__What this task involves__
Repeat the data in full. No line may differ from the original.

*** Dataset records Section Begins ***

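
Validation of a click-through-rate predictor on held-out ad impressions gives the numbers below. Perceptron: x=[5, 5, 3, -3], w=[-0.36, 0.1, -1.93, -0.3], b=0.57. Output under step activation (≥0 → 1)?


z = (5)·(-0.36) + (5)·(0.1) + (3)·(-1.93) + (-3)·(-0.3) + 0.57
  = -5.62
step(z) = 0 (z<0)

0


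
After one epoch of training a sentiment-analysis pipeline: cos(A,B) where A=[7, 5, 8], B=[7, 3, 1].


A·B = 7·7 + 5·3 + 8·1 = 72
‖A‖ = √138 = 11.7473, ‖B‖ = √59 = 7.6811
cos = 72/(√138·√59) = 72/√8142 = 0.7979

0.7979


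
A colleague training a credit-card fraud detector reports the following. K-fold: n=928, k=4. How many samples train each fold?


Fold size = 928/4 = 232
Training per fold = 928 - 232 = 696

696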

*** Dataset records Section Ends ***

__The answer__
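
Validation of a click-through-rate predictor on held-out ad impressions gives the numbers below. Perceptron: x=[5, 5, 3, -3], w=[-0.36, 0.1, -1.93, -0.3], b=0.57. Output under step activation (≥0 → 1)?


z = (5)·(-0.36) + (5)·(0.1) + (3)·(-1.93) + (-3)·(-0.3) + 0.57
  = -5.62
step(z) = 0 (z<0)

0


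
After one epoch of training a sentiment-analysis pipeline: cos(A,B) where A=[7, 5, 8], B=[7, 3, 1].


A·B = 7·7 + 5·3 + 8·1 = 72
‖A‖ = √138 = 11.7473, ‖B‖ = √59 = 7.6811
cos = 72/(√138·√59) = 72/√8142 = 0.7979

0.7979


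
A colleague training a credit-card fraud detector reports the following. K-fold: n=928, k=4. How many samples train each fold?


Fold size = 928/4 = 232
Training per fold = 928 - 232 = 696

696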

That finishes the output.